About this task:
After reading the entries below, copy word for word the lines from the first through the line containing "E2 = (σ[f>6](σ[f<2](γ[w;", and stop there.

[Provided data — start]

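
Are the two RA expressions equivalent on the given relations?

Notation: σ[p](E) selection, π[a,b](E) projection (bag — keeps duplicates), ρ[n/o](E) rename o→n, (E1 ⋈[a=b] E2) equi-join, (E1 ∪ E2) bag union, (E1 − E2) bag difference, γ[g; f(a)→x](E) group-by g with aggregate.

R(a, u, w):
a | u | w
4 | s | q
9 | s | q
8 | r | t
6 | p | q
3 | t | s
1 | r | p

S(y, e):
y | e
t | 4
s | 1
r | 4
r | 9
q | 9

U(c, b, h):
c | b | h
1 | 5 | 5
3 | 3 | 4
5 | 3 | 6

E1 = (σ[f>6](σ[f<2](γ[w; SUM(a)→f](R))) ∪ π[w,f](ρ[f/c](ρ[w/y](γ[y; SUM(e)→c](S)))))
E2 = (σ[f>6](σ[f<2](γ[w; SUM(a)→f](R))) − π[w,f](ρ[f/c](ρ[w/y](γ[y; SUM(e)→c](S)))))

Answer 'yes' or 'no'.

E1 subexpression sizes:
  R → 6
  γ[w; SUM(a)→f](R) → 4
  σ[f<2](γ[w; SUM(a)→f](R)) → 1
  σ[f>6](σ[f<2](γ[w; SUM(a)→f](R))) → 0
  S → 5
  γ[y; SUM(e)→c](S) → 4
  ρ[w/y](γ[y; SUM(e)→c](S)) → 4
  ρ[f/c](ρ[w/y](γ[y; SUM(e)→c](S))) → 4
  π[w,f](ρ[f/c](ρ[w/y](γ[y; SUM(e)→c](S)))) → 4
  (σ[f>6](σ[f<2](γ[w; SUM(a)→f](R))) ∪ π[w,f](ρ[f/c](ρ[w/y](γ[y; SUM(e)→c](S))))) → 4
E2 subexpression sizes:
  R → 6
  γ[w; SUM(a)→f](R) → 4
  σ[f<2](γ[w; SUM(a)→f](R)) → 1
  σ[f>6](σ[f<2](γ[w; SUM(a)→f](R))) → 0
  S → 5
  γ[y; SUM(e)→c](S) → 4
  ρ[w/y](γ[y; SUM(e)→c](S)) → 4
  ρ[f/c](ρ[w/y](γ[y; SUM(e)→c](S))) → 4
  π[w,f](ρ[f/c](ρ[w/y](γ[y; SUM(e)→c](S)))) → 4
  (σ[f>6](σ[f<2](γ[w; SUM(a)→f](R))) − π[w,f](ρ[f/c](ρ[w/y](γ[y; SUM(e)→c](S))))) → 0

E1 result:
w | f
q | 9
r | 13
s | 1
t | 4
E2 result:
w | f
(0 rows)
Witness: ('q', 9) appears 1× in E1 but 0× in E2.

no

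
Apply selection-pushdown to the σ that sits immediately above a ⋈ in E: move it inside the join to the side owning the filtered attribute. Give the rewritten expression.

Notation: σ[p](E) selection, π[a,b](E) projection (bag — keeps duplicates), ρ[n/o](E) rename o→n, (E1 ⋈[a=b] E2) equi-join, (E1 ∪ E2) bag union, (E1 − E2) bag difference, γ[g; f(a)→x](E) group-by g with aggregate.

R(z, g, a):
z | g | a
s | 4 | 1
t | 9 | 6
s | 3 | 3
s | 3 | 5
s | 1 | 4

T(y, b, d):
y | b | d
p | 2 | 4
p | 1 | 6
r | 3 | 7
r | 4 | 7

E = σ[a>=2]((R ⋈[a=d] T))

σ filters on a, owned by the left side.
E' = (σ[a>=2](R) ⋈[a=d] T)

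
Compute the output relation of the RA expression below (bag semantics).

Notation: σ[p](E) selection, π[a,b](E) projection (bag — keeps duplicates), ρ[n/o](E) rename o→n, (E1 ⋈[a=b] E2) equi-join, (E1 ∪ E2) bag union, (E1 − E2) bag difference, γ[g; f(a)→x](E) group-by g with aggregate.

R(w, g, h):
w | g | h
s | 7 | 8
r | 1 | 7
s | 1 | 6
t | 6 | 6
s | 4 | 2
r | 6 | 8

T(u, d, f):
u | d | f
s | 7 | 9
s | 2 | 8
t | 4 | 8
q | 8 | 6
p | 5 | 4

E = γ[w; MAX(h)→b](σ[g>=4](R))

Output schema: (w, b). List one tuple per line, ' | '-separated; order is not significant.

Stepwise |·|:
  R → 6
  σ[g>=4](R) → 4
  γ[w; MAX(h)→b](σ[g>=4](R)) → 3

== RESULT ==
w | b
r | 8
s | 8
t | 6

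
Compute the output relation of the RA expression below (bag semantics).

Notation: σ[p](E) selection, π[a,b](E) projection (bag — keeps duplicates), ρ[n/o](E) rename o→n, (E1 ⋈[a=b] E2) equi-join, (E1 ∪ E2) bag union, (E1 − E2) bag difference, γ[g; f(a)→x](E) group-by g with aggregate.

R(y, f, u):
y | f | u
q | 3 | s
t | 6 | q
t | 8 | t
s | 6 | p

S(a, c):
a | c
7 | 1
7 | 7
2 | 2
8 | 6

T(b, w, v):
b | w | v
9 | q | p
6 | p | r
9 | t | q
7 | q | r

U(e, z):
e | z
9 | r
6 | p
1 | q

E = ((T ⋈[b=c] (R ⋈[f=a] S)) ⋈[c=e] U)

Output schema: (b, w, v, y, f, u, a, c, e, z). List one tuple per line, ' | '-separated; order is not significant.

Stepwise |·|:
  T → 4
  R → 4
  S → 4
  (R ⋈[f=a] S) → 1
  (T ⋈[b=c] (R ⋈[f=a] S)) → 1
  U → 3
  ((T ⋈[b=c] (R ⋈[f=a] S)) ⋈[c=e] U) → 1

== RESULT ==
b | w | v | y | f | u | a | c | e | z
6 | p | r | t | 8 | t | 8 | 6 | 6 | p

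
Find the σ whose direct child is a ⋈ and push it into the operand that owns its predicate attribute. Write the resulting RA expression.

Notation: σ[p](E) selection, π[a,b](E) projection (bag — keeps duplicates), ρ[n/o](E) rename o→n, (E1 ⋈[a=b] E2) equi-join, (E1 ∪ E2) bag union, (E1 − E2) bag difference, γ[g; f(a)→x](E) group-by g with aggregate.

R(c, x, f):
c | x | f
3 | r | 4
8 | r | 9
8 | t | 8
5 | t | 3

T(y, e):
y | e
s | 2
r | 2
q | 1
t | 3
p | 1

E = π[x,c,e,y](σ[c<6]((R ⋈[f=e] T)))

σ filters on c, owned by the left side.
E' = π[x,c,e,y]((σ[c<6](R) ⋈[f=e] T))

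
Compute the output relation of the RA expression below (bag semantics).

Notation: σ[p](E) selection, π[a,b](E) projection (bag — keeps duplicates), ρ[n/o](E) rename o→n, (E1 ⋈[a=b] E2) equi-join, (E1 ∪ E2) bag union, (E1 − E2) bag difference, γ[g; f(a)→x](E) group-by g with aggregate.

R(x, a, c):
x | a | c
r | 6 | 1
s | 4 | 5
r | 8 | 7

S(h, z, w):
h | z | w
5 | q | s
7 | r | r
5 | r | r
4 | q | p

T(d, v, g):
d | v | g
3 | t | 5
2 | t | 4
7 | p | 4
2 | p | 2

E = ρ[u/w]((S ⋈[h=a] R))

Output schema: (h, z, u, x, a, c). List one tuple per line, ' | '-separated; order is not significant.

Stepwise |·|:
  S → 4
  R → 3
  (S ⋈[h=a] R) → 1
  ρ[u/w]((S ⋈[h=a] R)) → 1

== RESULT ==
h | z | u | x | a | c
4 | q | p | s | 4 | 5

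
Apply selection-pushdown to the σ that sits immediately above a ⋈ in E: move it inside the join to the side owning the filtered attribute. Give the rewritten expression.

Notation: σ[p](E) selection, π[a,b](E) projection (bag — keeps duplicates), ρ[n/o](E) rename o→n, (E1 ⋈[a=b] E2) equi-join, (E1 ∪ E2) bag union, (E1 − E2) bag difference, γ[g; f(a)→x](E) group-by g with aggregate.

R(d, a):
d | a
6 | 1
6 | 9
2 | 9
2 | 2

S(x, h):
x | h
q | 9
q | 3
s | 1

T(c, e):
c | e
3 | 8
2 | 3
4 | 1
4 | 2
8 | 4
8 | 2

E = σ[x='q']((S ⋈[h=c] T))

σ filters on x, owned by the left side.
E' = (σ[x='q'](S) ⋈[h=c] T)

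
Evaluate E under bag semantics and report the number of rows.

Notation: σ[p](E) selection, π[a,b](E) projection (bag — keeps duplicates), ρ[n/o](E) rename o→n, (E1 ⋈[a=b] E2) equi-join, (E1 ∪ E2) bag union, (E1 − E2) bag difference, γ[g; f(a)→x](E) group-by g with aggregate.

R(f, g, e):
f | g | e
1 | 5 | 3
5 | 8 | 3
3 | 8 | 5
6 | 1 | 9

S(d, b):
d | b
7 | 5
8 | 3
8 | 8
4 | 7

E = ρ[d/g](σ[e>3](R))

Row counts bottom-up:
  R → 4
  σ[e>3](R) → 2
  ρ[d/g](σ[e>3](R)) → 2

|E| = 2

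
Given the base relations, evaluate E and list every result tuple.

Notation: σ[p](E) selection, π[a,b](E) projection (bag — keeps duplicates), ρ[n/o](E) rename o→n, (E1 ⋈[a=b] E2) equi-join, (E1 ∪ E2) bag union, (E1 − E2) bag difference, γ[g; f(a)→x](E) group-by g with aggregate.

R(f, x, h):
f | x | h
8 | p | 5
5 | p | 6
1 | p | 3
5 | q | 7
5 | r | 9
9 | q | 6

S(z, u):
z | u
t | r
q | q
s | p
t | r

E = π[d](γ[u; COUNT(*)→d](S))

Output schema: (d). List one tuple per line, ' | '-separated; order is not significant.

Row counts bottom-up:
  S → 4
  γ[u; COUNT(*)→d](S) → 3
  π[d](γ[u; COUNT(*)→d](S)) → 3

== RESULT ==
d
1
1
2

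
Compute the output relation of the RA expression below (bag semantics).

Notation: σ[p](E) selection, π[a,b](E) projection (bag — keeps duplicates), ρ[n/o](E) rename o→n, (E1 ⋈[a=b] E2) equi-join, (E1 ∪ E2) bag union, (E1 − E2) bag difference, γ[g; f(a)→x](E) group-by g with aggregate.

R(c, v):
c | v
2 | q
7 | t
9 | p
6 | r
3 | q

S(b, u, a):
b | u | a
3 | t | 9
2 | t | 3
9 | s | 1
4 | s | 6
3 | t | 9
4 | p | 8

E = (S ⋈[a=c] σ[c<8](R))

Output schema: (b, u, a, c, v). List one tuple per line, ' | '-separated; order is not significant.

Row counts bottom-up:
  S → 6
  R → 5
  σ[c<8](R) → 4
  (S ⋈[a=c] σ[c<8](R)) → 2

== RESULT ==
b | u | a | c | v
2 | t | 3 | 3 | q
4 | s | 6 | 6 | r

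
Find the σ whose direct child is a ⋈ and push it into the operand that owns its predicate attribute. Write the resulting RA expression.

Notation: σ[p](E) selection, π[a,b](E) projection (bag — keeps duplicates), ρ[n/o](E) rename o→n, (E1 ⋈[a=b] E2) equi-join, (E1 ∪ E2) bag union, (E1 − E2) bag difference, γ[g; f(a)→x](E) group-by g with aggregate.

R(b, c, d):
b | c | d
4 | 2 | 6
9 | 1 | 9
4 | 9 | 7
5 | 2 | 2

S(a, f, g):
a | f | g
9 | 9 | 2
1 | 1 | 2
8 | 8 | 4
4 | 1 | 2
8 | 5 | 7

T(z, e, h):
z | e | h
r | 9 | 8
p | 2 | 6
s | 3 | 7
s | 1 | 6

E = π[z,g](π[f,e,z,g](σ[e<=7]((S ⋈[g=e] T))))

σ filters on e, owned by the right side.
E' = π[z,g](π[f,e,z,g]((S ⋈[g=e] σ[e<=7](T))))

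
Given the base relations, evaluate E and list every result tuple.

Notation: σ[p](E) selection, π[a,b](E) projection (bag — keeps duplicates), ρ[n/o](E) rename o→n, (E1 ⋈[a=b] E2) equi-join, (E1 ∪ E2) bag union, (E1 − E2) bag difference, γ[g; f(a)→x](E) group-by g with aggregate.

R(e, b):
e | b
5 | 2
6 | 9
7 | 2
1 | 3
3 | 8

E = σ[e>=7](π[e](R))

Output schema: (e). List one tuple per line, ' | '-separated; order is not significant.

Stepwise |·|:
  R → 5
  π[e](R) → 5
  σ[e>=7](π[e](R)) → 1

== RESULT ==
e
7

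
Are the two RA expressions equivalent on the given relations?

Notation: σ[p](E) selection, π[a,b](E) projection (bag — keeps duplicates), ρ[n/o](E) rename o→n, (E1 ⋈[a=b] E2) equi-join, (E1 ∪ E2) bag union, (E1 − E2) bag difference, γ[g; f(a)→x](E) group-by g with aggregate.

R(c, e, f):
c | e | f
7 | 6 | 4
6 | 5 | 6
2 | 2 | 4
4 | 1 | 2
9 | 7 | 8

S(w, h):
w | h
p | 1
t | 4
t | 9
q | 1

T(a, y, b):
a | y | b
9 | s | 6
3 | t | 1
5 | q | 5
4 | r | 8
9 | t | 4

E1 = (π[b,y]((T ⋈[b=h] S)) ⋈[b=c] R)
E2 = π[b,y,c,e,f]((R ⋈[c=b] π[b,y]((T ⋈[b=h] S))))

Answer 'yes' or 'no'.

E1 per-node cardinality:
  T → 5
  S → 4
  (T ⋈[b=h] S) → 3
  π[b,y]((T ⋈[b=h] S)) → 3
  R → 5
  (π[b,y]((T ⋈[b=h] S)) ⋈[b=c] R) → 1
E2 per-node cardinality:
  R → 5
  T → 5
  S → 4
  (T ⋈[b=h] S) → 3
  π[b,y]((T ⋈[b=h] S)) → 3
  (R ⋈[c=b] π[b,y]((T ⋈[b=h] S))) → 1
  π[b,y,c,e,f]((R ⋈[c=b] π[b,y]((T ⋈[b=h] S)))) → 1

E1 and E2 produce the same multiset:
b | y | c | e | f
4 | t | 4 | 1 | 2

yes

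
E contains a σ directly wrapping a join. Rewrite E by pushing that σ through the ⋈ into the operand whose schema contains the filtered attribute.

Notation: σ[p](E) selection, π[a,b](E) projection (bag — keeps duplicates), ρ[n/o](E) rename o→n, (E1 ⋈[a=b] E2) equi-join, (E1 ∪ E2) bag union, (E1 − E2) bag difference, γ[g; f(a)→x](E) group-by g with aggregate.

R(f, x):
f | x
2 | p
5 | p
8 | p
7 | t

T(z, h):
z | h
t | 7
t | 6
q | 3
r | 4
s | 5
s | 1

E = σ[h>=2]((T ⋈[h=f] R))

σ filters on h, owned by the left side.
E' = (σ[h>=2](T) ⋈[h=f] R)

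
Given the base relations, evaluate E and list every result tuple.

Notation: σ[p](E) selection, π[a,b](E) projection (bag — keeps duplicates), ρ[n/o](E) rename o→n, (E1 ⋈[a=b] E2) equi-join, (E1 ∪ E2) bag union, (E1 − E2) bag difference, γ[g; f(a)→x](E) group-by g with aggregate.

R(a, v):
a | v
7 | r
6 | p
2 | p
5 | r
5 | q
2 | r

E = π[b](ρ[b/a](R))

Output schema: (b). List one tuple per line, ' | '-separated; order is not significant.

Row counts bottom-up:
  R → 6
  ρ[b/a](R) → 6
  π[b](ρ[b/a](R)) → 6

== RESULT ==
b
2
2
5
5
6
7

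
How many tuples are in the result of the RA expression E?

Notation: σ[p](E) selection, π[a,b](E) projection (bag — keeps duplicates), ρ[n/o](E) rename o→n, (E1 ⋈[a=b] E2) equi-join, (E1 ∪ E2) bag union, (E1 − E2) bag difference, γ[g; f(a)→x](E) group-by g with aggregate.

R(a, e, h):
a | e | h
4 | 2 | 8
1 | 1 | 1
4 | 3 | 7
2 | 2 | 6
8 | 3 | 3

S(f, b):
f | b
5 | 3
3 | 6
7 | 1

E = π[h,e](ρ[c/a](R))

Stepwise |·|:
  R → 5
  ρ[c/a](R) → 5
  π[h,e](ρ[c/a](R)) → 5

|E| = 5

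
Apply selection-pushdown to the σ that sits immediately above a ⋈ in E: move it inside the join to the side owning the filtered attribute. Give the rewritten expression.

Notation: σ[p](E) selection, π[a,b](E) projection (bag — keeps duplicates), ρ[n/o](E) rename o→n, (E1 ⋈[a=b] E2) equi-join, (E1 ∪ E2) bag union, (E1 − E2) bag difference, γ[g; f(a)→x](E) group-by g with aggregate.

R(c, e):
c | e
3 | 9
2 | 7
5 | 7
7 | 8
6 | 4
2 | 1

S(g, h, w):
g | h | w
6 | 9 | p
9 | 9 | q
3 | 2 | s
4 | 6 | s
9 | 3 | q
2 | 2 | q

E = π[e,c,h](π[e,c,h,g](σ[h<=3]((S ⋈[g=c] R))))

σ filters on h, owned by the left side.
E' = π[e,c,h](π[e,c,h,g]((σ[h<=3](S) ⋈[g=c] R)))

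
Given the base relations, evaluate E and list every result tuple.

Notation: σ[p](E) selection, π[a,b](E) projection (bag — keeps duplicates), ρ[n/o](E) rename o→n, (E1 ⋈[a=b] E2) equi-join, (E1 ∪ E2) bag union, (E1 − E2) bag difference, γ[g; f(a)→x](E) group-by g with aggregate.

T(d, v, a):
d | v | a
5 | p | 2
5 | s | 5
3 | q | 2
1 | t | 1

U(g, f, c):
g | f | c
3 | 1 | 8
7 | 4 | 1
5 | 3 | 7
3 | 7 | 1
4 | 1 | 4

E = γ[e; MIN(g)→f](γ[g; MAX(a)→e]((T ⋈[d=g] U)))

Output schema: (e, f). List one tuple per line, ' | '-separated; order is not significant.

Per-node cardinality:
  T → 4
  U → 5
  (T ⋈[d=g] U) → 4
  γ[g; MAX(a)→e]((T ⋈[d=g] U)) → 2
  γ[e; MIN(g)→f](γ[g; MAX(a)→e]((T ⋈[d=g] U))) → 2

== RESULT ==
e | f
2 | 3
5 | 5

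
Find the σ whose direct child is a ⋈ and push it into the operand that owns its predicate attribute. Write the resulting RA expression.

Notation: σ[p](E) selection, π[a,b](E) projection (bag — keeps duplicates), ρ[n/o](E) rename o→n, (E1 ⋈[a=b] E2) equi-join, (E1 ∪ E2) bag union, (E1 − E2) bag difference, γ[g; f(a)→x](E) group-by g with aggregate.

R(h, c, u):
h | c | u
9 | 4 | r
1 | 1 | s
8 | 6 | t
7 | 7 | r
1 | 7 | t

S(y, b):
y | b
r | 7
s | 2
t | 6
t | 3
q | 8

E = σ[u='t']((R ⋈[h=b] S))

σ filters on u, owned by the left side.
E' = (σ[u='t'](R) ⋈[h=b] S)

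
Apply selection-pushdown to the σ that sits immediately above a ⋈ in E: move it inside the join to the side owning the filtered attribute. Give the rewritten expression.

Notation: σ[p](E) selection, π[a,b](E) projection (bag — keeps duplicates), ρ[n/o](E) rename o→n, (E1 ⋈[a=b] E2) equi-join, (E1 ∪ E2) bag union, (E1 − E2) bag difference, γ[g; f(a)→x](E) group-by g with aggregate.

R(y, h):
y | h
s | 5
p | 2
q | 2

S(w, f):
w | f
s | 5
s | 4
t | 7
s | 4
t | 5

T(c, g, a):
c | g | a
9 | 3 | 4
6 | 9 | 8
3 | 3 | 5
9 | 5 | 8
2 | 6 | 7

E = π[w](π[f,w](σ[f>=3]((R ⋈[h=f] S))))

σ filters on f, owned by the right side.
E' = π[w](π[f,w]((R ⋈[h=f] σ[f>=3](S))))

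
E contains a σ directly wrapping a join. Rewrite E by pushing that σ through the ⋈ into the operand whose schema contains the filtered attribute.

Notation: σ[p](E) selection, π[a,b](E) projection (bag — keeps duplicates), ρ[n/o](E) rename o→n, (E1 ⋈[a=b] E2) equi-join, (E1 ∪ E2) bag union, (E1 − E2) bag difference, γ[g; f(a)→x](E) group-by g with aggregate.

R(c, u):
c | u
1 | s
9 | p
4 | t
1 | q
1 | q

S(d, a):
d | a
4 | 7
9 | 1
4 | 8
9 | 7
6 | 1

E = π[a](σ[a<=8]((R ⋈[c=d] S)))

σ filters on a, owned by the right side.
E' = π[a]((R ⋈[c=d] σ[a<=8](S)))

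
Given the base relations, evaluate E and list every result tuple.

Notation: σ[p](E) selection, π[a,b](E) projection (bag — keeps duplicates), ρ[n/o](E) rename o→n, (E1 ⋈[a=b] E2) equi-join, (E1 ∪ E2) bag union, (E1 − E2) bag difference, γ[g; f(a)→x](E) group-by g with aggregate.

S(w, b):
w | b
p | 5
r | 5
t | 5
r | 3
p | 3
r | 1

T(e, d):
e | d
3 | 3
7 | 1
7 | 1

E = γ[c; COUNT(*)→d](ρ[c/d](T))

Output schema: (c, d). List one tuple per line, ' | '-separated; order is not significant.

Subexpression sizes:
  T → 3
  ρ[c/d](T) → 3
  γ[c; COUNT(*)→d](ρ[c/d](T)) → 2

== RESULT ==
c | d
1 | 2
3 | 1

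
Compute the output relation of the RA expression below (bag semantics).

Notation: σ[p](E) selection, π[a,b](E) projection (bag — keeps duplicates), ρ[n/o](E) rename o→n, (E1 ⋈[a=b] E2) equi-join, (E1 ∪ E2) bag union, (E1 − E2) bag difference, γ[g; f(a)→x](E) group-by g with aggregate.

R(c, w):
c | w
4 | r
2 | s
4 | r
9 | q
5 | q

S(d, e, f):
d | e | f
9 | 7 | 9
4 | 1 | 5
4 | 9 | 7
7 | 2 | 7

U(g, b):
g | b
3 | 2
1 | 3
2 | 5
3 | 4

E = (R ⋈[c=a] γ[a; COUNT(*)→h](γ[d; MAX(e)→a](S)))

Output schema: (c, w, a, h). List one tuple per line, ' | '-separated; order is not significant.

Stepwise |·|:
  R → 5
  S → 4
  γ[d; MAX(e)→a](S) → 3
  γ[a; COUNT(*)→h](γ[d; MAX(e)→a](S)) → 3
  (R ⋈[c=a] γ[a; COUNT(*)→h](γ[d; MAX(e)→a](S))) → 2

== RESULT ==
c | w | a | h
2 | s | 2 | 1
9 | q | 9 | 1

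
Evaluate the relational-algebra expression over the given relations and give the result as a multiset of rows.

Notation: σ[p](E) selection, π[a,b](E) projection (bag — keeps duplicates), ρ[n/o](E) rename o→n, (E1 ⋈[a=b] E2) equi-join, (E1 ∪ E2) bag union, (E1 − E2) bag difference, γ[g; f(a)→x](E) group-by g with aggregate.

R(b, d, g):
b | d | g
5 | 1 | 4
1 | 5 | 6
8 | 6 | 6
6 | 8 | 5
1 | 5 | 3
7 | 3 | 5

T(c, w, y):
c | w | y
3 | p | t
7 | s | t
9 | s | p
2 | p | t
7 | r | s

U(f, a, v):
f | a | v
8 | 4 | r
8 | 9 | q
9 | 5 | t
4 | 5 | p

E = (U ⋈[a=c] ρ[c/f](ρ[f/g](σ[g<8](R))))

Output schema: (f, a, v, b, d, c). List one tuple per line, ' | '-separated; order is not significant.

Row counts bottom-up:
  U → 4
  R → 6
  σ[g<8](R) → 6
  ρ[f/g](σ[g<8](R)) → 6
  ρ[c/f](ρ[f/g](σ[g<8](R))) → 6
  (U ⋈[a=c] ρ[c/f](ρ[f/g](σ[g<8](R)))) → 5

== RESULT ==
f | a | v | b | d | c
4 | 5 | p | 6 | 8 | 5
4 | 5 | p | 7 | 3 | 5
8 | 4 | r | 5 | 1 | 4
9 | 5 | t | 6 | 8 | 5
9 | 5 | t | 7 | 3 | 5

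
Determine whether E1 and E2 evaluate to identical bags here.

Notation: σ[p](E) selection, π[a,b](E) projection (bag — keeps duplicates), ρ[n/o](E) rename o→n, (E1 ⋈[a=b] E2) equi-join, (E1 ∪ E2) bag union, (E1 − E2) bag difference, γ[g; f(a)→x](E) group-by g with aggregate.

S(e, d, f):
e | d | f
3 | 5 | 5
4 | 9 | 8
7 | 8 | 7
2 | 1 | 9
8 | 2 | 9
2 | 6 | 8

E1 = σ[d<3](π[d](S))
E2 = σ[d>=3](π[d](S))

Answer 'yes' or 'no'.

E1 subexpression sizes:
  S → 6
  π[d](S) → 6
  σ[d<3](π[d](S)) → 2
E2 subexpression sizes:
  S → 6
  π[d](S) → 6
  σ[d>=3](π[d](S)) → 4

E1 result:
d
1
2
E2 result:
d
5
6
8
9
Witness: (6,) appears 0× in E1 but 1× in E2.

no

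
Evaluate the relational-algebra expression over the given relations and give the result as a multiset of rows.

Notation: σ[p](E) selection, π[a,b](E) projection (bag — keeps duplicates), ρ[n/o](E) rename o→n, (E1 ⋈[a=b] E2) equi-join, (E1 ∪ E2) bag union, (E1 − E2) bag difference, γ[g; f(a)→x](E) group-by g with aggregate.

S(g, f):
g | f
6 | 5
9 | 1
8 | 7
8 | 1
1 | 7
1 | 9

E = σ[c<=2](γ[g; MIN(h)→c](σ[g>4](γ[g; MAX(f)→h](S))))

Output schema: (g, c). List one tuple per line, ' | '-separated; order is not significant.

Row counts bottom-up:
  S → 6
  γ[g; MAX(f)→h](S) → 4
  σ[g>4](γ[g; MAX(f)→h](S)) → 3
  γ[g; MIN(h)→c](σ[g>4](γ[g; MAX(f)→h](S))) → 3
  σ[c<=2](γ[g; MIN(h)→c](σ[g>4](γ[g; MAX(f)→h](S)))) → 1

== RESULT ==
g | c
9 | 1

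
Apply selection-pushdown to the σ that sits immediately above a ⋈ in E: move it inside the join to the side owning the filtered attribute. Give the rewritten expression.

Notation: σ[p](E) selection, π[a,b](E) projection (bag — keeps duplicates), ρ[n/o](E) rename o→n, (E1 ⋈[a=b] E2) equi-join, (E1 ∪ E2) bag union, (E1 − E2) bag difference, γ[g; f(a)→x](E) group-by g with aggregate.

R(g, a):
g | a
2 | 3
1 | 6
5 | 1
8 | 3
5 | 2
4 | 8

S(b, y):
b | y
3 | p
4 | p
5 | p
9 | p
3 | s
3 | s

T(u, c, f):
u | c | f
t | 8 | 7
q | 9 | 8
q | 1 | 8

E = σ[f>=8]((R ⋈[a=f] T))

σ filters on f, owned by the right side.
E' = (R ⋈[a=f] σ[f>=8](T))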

[Provided data — finish]

Exercise result:
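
Are the two RA expressions equivalent on the given relations?

Notation: σ[p](E) selection, π[a,b](E) projection (bag — keeps duplicates), ρ[n/o](E) rename o→n, (E1 ⋈[a=b] E2) equi-join, (E1 ∪ E2) bag union, (E1 − E2) bag difference, γ[g; f(a)→x](E) group-by g with aggregate.

R(a, u, w):
a | u | w
4 | s | q
9 | s | q
8 | r | t
6 | p | q
3 | t | s
1 | r | p

S(y, e):
y | e
t | 4
s | 1
r | 4
r | 9
q | 9

U(c, b, h):
c | b | h
1 | 5 | 5
3 | 3 | 4
5 | 3 | 6

E1 = (σ[f>6](σ[f<2](γ[w; SUM(a)→f](R))) ∪ π[w,f](ρ[f/c](ρ[w/y](γ[y; SUM(e)→c](S)))))
E2 = (σ[f>6](σ[f<2](γ[w; SUM(a)→f](R))) − π[w,f](ρ[f/c](ρ[w/y](γ[y; SUM(e)→c](S)))))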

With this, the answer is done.